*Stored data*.
*** Block opens ***

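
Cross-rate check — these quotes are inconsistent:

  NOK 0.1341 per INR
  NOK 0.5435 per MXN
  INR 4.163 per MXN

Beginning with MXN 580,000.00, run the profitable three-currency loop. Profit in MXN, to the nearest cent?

Profit: MXN 15,749.43

Profitable loop is MXN → INR → NOK → MXN:
MXN 580,000.00 × 4.163 = INR 2,414,540.00
INR 2,414,540.00 × 0.1341 = NOK 323,789.81
NOK 323,789.81 ÷ 0.5435 = MXN 595,749.43
Profit = MXN 595,749.43 − MXN 580,000.00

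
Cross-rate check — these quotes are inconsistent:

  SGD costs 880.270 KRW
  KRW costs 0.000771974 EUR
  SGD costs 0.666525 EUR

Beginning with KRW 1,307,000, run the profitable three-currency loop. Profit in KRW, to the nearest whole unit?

Profit: KRW 25,532

Profitable loop is KRW → EUR → SGD → KRW:
KRW 1,307,000 × 0.000771974 = EUR 1,008.97
EUR 1,008.97 ÷ 0.666525 = SGD 1,513.78
SGD 1,513.78 × 880.270 = KRW 1,332,532
Profit = KRW 1,332,532 − KRW 1,307,000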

*** Block closes ***

*WHAT THE TASK REQUIRES*. The line containing "SGD costs 0.666525 EUR" and all lines after it, to the end of the records, are to be output exactly and alone.

*RESPONSE BOX*.
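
  SGD costs 0.666525 EUR

Beginning with KRW 1,307,000, run the profitable three-currency loop. Profit in KRW, to the nearest whole unit?

Profit: KRW 25,532

Profitable loop is KRW → EUR → SGD → KRW:
KRW 1,307,000 × 0.000771974 = EUR 1,008.97
EUR 1,008.97 ÷ 0.666525 = SGD 1,513.78
SGD 1,513.78 × 880.270 = KRW 1,332,532
Profit = KRW 1,332,532 − KRW 1,307,000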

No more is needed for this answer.